Reproduce all of the data exactly.

> DATASET EXTRACT
· · · ·
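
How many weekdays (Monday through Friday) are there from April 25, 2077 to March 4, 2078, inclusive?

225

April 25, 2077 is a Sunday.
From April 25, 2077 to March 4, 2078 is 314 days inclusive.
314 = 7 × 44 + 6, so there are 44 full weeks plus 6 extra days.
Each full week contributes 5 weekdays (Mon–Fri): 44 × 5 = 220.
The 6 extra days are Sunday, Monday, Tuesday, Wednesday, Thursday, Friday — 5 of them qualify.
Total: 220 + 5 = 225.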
· · · ·
> EXERCISE OUTPUT
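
How many weekdays (Monday through Friday) are there from April 25, 2077 to March 4, 2078, inclusive?

225

April 25, 2077 is a Sunday.
From April 25, 2077 to March 4, 2078 is 314 days inclusive.
314 = 7 × 44 + 6, so there are 44 full weeks plus 6 extra days.
Each full week contributes 5 weekdays (Mon–Fri): 44 × 5 = 220.
The 6 extra days are Sunday, Monday, Tuesday, Wednesday, Thursday, Friday — 5 of them qualify.
Total: 220 + 5 = 225.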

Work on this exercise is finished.